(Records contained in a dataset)
○ ○ ○ ○

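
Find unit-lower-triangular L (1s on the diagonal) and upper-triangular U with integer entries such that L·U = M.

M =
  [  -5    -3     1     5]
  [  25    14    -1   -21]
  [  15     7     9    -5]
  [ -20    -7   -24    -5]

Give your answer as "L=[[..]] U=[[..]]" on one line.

L=[[1,0,0,0],[-5,1,0,0],[-3,2,1,0],[4,-5,-2,1]] U=[[-5,-3,1,5],[0,-1,4,4],[0,0,4,2],[0,0,0,-1]]

  R1 -= -5·R0 → [0,-1,4,4]
  R2 -= -3·R0 → [0,-2,12,10]
  R3 -= 4·R0 → [0,5,-28,-25]
  R2 -= 2·R1 → [0,0,4,2]
  R3 -= -5·R1 → [0,0,-8,-5]
  R3 -= -2·R2 → [0,0,0,-1]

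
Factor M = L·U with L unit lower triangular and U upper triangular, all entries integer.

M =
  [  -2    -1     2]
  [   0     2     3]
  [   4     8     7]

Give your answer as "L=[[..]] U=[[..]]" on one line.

L=[[1,0,0],[0,1,0],[-2,3,1]] U=[[-2,-1,2],[0,2,3],[0,0,2]]

  row1 -= 0·row0 → [0,2,3]
  row2 -= -2·row0 → [0,6,11]
  row2 -= 3·row1 → [0,0,2]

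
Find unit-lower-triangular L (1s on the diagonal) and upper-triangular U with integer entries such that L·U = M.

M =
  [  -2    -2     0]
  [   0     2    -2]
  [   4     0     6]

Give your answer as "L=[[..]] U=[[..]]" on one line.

L=[[1,0,0],[0,1,0],[-2,-2,1]] U=[[-2,-2,0],[0,2,-2],[0,0,2]]

  R1 -= 0·R0 → [0,2,-2]
  R2 -= -2·R0 → [0,-4,6]
  R2 -= -2·R1 → [0,0,2]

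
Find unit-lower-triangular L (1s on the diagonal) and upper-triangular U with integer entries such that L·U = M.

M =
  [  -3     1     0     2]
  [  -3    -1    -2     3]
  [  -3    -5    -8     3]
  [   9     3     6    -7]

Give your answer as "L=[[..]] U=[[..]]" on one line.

  R1 -= 1·R0 → [0,-2,-2,1]
  R2 -= 1·R0 → [0,-6,-8,1]
  R3 -= -3·R0 → [0,6,6,-1]
  R2 -= 3·R1 → [0,0,-2,-2]
  R3 -= -3·R1 → [0,0,0,2]
  R3 -= 0·R2 → [0,0,0,2]

L=[[1,0,0,0],[1,1,0,0],[1,3,1,0],[-3,-3,0,1]] U=[[-3,1,0,2],[0,-2,-2,1],[0,0,-2,-2],[0,0,0,2]]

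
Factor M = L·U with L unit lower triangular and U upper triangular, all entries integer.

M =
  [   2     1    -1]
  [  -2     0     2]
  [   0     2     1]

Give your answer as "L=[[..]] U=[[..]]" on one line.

L=[[1,0,0],[-1,1,0],[0,2,1]] U=[[2,1,-1],[0,1,1],[0,0,-1]]

  row1 -= -1·row0 → [0,1,1]
  row2 -= 0·row0 → [0,2,1]
  row2 -= 2·row1 → [0,0,-1]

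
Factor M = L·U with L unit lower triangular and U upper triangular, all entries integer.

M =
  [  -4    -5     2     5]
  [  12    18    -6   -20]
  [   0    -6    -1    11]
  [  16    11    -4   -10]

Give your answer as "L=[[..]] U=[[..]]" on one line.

  row1 -= -3·row0 → [0,3,0,-5]
  row2 -= 0·row0 → [0,-6,-1,11]
  row3 -= -4·row0 → [0,-9,4,10]
  row2 -= -2·row1 → [0,0,-1,1]
  row3 -= -3·row1 → [0,0,4,-5]
  row3 -= -4·row2 → [0,0,0,-1]

L=[[1,0,0,0],[-3,1,0,0],[0,-2,1,0],[-4,-3,-4,1]] U=[[-4,-5,2,5],[0,3,0,-5],[0,0,-1,1],[0,0,0,-1]]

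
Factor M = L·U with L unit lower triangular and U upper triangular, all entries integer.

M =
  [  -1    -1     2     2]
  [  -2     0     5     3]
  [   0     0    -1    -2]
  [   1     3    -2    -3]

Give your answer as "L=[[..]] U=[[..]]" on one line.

  r1 -= 2·r0 → [0,2,1,-1]
  r2 -= 0·r0 → [0,0,-1,-2]
  r3 -= -1·r0 → [0,2,0,-1]
  r2 -= 0·r1 → [0,0,-1,-2]
  r3 -= 1·r1 → [0,0,-1,0]
  r3 -= 1·r2 → [0,0,0,2]

L=[[1,0,0,0],[2,1,0,0],[0,0,1,0],[-1,1,1,1]] U=[[-1,-1,2,2],[0,2,1,-1],[0,0,-1,-2],[0,0,0,2]]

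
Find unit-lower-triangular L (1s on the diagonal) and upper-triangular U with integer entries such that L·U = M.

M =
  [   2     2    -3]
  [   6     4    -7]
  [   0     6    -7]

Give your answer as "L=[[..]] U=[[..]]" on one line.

  r1 -= 3·r0 → [0,-2,2]
  r2 -= 0·r0 → [0,6,-7]
  r2 -= -3·r1 → [0,0,-1]

L=[[1,0,0],[3,1,0],[0,-3,1]] U=[[2,2,-3],[0,-2,2],[0,0,-1]]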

○ ○ ○ ○

Every entry above needs to be quoted exactly.

## REPLY TO THE EXERCISE
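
Find unit-lower-triangular L (1s on the diagonal) and upper-triangular U with integer entries such that L·U = M.

M =
  [  -5    -3     1     5]
  [  25    14    -1   -21]
  [  15     7     9    -5]
  [ -20    -7   -24    -5]

Give your answer as "L=[[..]] U=[[..]]" on one line.

L=[[1,0,0,0],[-5,1,0,0],[-3,2,1,0],[4,-5,-2,1]] U=[[-5,-3,1,5],[0,-1,4,4],[0,0,4,2],[0,0,0,-1]]

  R1 -= -5·R0 → [0,-1,4,4]
  R2 -= -3·R0 → [0,-2,12,10]
  R3 -= 4·R0 → [0,5,-28,-25]
  R2 -= 2·R1 → [0,0,4,2]
  R3 -= -5·R1 → [0,0,-8,-5]
  R3 -= -2·R2 → [0,0,0,-1]

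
Factor M = L·U with L unit lower triangular and U upper triangular, all entries integer.

M =
  [  -2    -1     2]
  [   0     2     3]
  [   4     8     7]

Give your answer as "L=[[..]] U=[[..]]" on one line.

L=[[1,0,0],[0,1,0],[-2,3,1]] U=[[-2,-1,2],[0,2,3],[0,0,2]]

  row1 -= 0·row0 → [0,2,3]
  row2 -= -2·row0 → [0,6,11]
  row2 -= 3·row1 → [0,0,2]

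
Find unit-lower-triangular L (1s on the diagonal) and upper-triangular U with integer entries such that L·U = M.

M =
  [  -2    -2     0]
  [   0     2    -2]
  [   4     0     6]

Give your answer as "L=[[..]] U=[[..]]" on one line.

L=[[1,0,0],[0,1,0],[-2,-2,1]] U=[[-2,-2,0],[0,2,-2],[0,0,2]]

  R1 -= 0·R0 → [0,2,-2]
  R2 -= -2·R0 → [0,-4,6]
  R2 -= -2·R1 → [0,0,2]

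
Find unit-lower-triangular L (1s on the diagonal) and upper-triangular U with integer entries such that L·U = M.

M =
  [  -3     1     0     2]
  [  -3    -1    -2     3]
  [  -3    -5    -8     3]
  [   9     3     6    -7]

Give your answer as "L=[[..]] U=[[..]]" on one line.

  R1 -= 1·R0 → [0,-2,-2,1]
  R2 -= 1·R0 → [0,-6,-8,1]
  R3 -= -3·R0 → [0,6,6,-1]
  R2 -= 3·R1 → [0,0,-2,-2]
  R3 -= -3·R1 → [0,0,0,2]
  R3 -= 0·R2 → [0,0,0,2]

L=[[1,0,0,0],[1,1,0,0],[1,3,1,0],[-3,-3,0,1]] U=[[-3,1,0,2],[0,-2,-2,1],[0,0,-2,-2],[0,0,0,2]]

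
Factor M = L·U with L unit lower triangular and U upper triangular, all entries integer.

M =
  [   2     1    -1]
  [  -2     0     2]
  [   0     2     1]

Give your answer as "L=[[..]] U=[[..]]" on one line.

L=[[1,0,0],[-1,1,0],[0,2,1]] U=[[2,1,-1],[0,1,1],[0,0,-1]]

  row1 -= -1·row0 → [0,1,1]
  row2 -= 0·row0 → [0,2,1]
  row2 -= 2·row1 → [0,0,-1]

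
Factor M = L·U with L unit lower triangular and U upper triangular, all entries integer.

M =
  [  -4    -5     2     5]
  [  12    18    -6   -20]
  [   0    -6    -1    11]
  [  16    11    -4   -10]

Give your answer as "L=[[..]] U=[[..]]" on one line.

  row1 -= -3·row0 → [0,3,0,-5]
  row2 -= 0·row0 → [0,-6,-1,11]
  row3 -= -4·row0 → [0,-9,4,10]
  row2 -= -2·row1 → [0,0,-1,1]
  row3 -= -3·row1 → [0,0,4,-5]
  row3 -= -4·row2 → [0,0,0,-1]

L=[[1,0,0,0],[-3,1,0,0],[0,-2,1,0],[-4,-3,-4,1]] U=[[-4,-5,2,5],[0,3,0,-5],[0,0,-1,1],[0,0,0,-1]]

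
Factor M = L·U with L unit lower triangular and U upper triangular, all entries integer.

M =
  [  -1    -1     2     2]
  [  -2     0     5     3]
  [   0     0    -1    -2]
  [   1     3    -2    -3]

Give your answer as "L=[[..]] U=[[..]]" on one line.

  r1 -= 2·r0 → [0,2,1,-1]
  r2 -= 0·r0 → [0,0,-1,-2]
  r3 -= -1·r0 → [0,2,0,-1]
  r2 -= 0·r1 → [0,0,-1,-2]
  r3 -= 1·r1 → [0,0,-1,0]
  r3 -= 1·r2 → [0,0,0,2]

L=[[1,0,0,0],[2,1,0,0],[0,0,1,0],[-1,1,1,1]] U=[[-1,-1,2,2],[0,2,1,-1],[0,0,-1,-2],[0,0,0,2]]

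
Find unit-lower-triangular L (1s on the diagonal) and upper-triangular U with integer entries such that L·U = M.

M =
  [   2     2    -3]
  [   6     4    -7]
  [   0     6    -7]

Give your answer as "L=[[..]] U=[[..]]" on one line.

  r1 -= 3·r0 → [0,-2,2]
  r2 -= 0·r0 → [0,6,-7]
  r2 -= -3·r1 → [0,0,-1]

L=[[1,0,0],[3,1,0],[0,-3,1]] U=[[2,2,-3],[0,-2,2],[0,0,-1]]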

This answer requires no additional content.